§ **Task directions**: Report back every line in the data that includes the string "built".

Records for the task Start Marker

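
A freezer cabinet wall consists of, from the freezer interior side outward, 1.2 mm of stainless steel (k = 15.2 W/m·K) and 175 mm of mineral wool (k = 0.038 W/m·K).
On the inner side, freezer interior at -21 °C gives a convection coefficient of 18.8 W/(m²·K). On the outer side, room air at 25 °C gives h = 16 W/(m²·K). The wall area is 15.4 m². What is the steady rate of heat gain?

Q ≈ 150 W

Thermal resistances in series:
R_inner film = 1/(h_i·A) = 1/(18.8×15.4) = 0.003454 K/W
R_stainless steel = L/(kA) = 0.0012/(15.2×15.4) = 5.126×10^-6 K/W
R_mineral wool = L/(kA) = 0.175/(0.038×15.4) = 0.299 K/W
R_outer film = 1/(h_o·A) = 1/(16×15.4) = 0.004058 K/W
R_total = 0.3066 K/W
Q = ΔT / R_total = 46 / 0.3066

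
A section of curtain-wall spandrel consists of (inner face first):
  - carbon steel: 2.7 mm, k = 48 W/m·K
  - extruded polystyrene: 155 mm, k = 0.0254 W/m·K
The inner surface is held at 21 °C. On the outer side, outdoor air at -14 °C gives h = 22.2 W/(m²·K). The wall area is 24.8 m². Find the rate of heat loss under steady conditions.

Q ≈ 141 W

Series thermal resistances:
R_carbon steel = L/(kA) = 0.0027/(48×24.8) = 2.268×10^-6 K/W
R_extruded polystyrene = L/(kA) = 0.155/(0.0254×24.8) = 0.2461 K/W
R_outer film = 1/(h_o·A) = 1/(22.2×24.8) = 0.001816 K/W
R_total = 0.2479 K/W
Q = ΔT / R_total = 35 / 0.2479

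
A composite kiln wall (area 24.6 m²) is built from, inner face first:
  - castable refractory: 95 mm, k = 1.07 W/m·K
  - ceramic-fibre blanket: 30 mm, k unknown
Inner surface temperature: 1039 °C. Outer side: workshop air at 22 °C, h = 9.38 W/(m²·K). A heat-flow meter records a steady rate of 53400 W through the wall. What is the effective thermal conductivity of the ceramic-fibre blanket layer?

Series thermal resistances:
R_castable refractory = L/(kA) = 0.095/(1.07×24.6) = 0.003609 K/W
R_outer film = 1/(h_o·A) = 1/(9.38×24.6) = 0.004334 K/W
Sum of known resistances R_other = 0.007943 K/W
Total R = ΔT/Q = 1017/53400 = 0.01904 K/W
R_ceramic-fibre blanket = R_total − R_other = 0.0111 K/W
k = L/(R·A) = 0.03/(0.0111×24.6)

k ≈ 0.11 W/(m·K)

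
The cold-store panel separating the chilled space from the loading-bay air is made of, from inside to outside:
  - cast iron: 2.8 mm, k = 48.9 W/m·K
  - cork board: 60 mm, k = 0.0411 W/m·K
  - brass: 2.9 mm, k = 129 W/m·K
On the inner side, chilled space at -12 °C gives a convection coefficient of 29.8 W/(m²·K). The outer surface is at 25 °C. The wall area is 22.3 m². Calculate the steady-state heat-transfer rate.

Series thermal resistances:
R_inner film = 1/(h_i·A) = 1/(29.8×22.3) = 0.001505 K/W
R_cast iron = L/(kA) = 0.0028/(48.9×22.3) = 2.568×10^-6 K/W
R_cork board = L/(kA) = 0.06/(0.0411×22.3) = 0.06546 K/W
R_brass = L/(kA) = 0.0029/(129×22.3) = 1.008×10^-6 K/W
R_total = 0.06697 K/W
Q = ΔT / R_total = 37 / 0.06697

Q ≈ 552 W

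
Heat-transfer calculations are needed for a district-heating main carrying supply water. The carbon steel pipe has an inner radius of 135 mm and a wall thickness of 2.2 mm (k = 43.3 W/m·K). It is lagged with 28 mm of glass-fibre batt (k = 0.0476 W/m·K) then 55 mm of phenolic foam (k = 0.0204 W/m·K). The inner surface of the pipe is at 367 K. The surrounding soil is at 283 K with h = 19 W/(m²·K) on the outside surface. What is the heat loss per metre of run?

q′ ≈ 29 W/m

Cylindrical conduction, so R = ln(r₂/r₁)/(2πkL) per layer, in series:
R_carbon steel pipe wall = ln(137.2/135)/(2π×43.3×1) = 5.942×10^-5 K/W
R_glass-fibre batt = ln(165.2/137.2)/(2π×0.0476×1) = 0.621 K/W
R_phenolic foam = ln(220.2/165.2)/(2π×0.0204×1) = 2.242 K/W
R_outer film = 1/(h_o·2πr_oL) = 1/(19×2π×0.2202×1) = 0.03804 K/W
R_total = 2.901 K/W
Q = ΔT/R_total = 84/2.901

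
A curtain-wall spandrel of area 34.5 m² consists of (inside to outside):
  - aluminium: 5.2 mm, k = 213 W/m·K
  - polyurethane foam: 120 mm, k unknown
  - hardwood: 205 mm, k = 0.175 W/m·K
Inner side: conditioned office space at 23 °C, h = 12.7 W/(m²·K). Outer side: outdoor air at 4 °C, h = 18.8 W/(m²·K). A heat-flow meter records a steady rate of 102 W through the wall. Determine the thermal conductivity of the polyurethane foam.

Model the wall as resistances in series:
R_inner film = 1/(h_i·A) = 1/(12.7×34.5) = 0.002282 K/W
R_aluminium = L/(kA) = 0.0052/(213×34.5) = 7.076×10^-7 K/W
R_hardwood = L/(kA) = 0.205/(0.175×34.5) = 0.03395 K/W
R_outer film = 1/(h_o·A) = 1/(18.8×34.5) = 0.001542 K/W
Sum of known resistances R_other = 0.03778 K/W
Total R = ΔT/Q = 19/102 = 0.1863 K/W
R_polyurethane foam = R_total − R_other = 0.1485 K/W
k = L/(R·A) = 0.12/(0.1485×34.5)

k ≈ 0.0234 W/(m·K)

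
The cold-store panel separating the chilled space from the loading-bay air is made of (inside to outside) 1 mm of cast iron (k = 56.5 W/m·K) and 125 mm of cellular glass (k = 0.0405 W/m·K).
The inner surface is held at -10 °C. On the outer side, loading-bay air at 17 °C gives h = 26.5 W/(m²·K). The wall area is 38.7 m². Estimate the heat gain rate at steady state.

Treating each layer as a thermal resistance in series:
R_cast iron = L/(kA) = 0.001/(56.5×38.7) = 4.573×10^-7 K/W
R_cellular glass = L/(kA) = 0.125/(0.0405×38.7) = 0.07975 K/W
R_outer film = 1/(h_o·A) = 1/(26.5×38.7) = 9.751×10^-4 K/W
R_total = 0.08073 K/W
Q = ΔT / R_total = 27 / 0.08073

Q ≈ 334 W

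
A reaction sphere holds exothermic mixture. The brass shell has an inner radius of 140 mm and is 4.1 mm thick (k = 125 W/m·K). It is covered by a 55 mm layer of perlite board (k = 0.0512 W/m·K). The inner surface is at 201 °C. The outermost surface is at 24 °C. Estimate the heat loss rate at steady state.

Spherical conduction: R = (1/r_in − 1/r_out)/(4πk) per layer; series-sum.
R_brass shell = (1/0.14 − 1/0.1441)/(4π×125) = 1.294×10^-4 K/W
R_perlite board = (1/0.1441 − 1/0.1991)/(4π×0.0512) = 2.98 K/W
R_total = 2.98 K/W
Q = ΔT/R_total = 177/2.98

Q ≈ 59.4 W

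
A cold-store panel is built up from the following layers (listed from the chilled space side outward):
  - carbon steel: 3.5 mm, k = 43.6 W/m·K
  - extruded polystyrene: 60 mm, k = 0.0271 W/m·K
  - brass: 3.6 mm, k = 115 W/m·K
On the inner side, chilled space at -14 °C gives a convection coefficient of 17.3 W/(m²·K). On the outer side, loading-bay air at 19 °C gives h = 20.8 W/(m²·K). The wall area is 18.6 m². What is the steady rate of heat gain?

Q ≈ 265 W

Thermal resistances in series:
R_inner film = 1/(h_i·A) = 1/(17.3×18.6) = 0.003108 K/W
R_carbon steel = L/(kA) = 0.0035/(43.6×18.6) = 4.316×10^-6 K/W
R_extruded polystyrene = L/(kA) = 0.06/(0.0271×18.6) = 0.119 K/W
R_brass = L/(kA) = 0.0036/(115×18.6) = 1.683×10^-6 K/W
R_outer film = 1/(h_o·A) = 1/(20.8×18.6) = 0.002585 K/W
R_total = 0.1247 K/W
Q = ΔT / R_total = 33 / 0.1247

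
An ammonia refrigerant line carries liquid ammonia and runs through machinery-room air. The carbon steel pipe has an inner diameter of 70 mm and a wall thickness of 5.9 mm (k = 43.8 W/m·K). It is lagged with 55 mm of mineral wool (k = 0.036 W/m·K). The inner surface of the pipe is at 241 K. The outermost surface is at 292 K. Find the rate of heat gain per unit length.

q′ ≈ 13.5 W/m

Cylindrical conduction, so R = ln(r₂/r₁)/(2πkL) per layer, in series:
R_carbon steel pipe wall = ln(40.9/35)/(2π×43.8×1) = 5.661×10^-4 K/W
R_mineral wool = ln(95.9/40.9)/(2π×0.036×1) = 3.767 K/W
R_total = 3.768 K/W
Q = ΔT/R_total = 51/3.768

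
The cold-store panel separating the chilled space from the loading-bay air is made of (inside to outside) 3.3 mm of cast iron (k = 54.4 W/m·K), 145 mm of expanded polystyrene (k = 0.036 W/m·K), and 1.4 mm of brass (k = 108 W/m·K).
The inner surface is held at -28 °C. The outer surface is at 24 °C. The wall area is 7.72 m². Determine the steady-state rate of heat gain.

Thermal resistances in series:
R_cast iron = L/(kA) = 0.0033/(54.4×7.72) = 7.858×10^-6 K/W
R_expanded polystyrene = L/(kA) = 0.145/(0.036×7.72) = 0.5217 K/W
R_brass = L/(kA) = 0.0014/(108×7.72) = 1.679×10^-6 K/W
R_total = 0.5217 K/W
Q = ΔT / R_total = 52 / 0.5217

Q ≈ 99.7 W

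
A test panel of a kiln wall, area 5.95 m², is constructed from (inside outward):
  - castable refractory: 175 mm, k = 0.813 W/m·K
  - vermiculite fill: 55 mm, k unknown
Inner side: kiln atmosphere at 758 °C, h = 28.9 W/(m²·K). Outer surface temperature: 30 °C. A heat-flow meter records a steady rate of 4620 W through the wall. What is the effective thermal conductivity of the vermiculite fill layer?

k ≈ 0.08 W/(m·K)

Using the resistance-network approach (series):
R_inner film = 1/(h_i·A) = 1/(28.9×5.95) = 0.005815 K/W
R_castable refractory = L/(kA) = 0.175/(0.813×5.95) = 0.03618 K/W
Sum of known resistances R_other = 0.04199 K/W
Total R = ΔT/Q = 728/4620 = 0.1576 K/W
R_vermiculite fill = R_total − R_other = 0.1156 K/W
k = L/(R·A) = 0.055/(0.1156×5.95)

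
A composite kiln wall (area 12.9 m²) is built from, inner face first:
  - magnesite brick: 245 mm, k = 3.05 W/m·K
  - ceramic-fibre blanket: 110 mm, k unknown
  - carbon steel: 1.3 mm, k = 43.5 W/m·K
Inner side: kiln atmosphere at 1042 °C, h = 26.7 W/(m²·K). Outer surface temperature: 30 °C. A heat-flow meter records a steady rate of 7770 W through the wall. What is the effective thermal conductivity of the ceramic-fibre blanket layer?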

Records for the task End Marker

§ **Task output**:
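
A composite kiln wall (area 24.6 m²) is built from, inner face first:
A cold-store panel is built up from the following layers (listed from the chilled space side outward):
A composite kiln wall (area 12.9 m²) is built from, inner face first: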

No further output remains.